# PROVIDED RECORDS:
.....

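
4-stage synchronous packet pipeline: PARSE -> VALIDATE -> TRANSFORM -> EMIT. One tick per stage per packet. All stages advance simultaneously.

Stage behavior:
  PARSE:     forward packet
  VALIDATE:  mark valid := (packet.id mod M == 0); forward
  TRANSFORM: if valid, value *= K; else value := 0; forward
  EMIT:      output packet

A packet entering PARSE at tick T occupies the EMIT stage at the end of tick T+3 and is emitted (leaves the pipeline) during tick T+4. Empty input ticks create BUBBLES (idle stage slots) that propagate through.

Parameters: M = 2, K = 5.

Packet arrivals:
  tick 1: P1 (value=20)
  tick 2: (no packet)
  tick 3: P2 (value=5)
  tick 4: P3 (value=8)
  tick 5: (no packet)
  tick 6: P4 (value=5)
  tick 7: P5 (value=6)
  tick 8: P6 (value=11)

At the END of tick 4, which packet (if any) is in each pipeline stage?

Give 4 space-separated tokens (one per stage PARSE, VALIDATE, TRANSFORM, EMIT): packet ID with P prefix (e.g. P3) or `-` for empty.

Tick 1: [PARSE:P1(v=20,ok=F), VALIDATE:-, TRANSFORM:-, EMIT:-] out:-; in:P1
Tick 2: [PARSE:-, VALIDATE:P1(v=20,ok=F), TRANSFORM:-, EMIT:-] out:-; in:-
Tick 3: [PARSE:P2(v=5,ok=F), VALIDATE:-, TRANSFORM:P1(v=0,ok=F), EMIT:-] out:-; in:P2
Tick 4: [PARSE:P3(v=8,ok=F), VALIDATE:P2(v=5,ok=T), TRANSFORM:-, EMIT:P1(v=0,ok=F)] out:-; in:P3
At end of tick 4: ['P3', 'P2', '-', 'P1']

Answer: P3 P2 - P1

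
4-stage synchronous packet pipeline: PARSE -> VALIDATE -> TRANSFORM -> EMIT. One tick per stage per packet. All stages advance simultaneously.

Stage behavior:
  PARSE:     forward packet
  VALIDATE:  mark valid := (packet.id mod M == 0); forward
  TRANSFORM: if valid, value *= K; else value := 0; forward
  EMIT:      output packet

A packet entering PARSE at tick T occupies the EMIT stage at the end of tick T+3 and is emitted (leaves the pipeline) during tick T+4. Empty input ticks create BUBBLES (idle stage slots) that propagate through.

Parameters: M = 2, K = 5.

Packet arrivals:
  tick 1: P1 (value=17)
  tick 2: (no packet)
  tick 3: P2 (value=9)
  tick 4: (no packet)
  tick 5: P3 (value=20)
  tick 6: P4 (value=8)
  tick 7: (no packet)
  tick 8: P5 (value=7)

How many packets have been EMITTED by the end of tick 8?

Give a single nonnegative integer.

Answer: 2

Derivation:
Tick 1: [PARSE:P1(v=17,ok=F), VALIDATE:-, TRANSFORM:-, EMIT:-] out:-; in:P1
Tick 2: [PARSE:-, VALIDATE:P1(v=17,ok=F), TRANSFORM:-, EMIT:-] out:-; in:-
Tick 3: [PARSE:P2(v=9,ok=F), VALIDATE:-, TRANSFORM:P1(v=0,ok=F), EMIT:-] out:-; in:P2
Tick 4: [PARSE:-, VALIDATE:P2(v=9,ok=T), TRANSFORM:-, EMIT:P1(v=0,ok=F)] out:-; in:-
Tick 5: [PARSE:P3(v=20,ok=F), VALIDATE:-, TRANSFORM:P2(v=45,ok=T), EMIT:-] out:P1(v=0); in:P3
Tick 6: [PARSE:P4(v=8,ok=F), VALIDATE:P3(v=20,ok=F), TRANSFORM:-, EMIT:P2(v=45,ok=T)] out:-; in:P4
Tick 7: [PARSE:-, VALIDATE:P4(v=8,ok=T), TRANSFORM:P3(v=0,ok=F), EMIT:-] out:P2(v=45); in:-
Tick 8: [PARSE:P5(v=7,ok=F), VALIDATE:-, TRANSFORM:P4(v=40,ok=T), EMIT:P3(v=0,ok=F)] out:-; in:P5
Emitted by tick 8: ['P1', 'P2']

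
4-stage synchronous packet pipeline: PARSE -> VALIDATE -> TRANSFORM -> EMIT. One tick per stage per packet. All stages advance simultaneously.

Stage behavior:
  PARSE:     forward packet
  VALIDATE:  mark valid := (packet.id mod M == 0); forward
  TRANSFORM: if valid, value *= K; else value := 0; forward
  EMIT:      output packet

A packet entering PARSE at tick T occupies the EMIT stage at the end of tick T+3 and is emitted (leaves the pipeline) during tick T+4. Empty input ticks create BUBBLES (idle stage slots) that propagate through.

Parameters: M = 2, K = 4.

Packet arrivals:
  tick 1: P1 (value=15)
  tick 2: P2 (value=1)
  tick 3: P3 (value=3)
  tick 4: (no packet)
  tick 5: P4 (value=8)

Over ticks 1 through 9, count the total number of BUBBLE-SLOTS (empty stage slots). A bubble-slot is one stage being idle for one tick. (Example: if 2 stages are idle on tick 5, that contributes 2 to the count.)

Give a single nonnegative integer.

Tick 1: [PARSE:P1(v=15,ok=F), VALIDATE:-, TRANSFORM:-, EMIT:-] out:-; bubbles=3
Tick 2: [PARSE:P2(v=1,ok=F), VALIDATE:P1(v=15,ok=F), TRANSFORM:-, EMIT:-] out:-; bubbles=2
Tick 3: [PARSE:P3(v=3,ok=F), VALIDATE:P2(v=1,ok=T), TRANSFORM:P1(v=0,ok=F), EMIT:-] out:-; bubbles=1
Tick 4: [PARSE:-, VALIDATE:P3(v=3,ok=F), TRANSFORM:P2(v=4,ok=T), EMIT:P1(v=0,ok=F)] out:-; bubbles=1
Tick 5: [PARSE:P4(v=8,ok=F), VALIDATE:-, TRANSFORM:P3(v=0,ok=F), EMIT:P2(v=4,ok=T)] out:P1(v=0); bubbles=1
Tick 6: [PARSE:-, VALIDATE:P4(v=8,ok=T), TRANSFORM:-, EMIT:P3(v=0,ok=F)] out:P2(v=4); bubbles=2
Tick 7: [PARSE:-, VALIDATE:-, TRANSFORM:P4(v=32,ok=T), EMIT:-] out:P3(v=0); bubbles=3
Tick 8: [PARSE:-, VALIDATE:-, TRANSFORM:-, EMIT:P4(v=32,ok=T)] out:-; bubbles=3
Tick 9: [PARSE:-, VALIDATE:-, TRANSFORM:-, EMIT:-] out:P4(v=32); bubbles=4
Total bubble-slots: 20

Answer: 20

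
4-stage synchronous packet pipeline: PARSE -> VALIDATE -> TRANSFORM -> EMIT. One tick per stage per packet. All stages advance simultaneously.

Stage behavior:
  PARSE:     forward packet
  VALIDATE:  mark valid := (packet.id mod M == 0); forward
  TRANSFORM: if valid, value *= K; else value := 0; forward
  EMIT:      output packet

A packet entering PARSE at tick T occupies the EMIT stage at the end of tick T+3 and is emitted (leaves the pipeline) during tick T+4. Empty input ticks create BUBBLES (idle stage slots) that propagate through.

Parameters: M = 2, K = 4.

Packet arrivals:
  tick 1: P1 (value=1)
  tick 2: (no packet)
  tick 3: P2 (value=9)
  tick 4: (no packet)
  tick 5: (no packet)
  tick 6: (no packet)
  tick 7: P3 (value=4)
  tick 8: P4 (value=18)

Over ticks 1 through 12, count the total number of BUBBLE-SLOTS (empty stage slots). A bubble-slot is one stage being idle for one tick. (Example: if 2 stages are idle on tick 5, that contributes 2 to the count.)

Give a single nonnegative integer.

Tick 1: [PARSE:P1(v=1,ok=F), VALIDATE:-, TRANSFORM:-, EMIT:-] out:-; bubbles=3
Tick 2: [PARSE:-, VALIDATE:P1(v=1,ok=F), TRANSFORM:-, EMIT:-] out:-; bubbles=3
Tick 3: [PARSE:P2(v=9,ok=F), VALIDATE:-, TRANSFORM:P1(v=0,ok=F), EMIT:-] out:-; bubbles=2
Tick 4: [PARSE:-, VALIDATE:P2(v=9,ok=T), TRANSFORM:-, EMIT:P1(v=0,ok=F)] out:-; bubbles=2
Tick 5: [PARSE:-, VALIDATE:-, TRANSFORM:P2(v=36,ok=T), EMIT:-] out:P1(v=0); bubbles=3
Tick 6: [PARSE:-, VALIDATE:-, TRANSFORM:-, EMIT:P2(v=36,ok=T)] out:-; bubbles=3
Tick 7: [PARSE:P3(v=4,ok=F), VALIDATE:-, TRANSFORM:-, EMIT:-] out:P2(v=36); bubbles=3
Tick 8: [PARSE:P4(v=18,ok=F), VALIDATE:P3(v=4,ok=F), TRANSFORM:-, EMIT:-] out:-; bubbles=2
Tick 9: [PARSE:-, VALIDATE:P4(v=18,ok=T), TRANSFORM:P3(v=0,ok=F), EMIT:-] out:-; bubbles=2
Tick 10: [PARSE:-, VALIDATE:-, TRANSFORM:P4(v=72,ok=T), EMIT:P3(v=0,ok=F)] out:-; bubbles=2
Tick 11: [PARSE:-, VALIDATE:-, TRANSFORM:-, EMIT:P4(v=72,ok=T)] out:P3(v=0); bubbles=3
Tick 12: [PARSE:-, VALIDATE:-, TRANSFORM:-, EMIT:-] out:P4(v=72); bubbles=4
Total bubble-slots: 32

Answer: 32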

.....

# WORK ITEM:
Wherever a line of the data holds "contributes", copy that line.

# THE ANSWER:
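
Over ticks 1 through 9, count the total number of BUBBLE-SLOTS (empty stage slots). A bubble-slot is one stage being idle for one tick. (Example: if 2 stages are idle on tick 5, that contributes 2 to the count.)
Over ticks 1 through 12, count the total number of BUBBLE-SLOTS (empty stage slots). A bubble-slot is one stage being idle for one tick. (Example: if 2 stages are idle on tick 5, that contributes 2 to the count.)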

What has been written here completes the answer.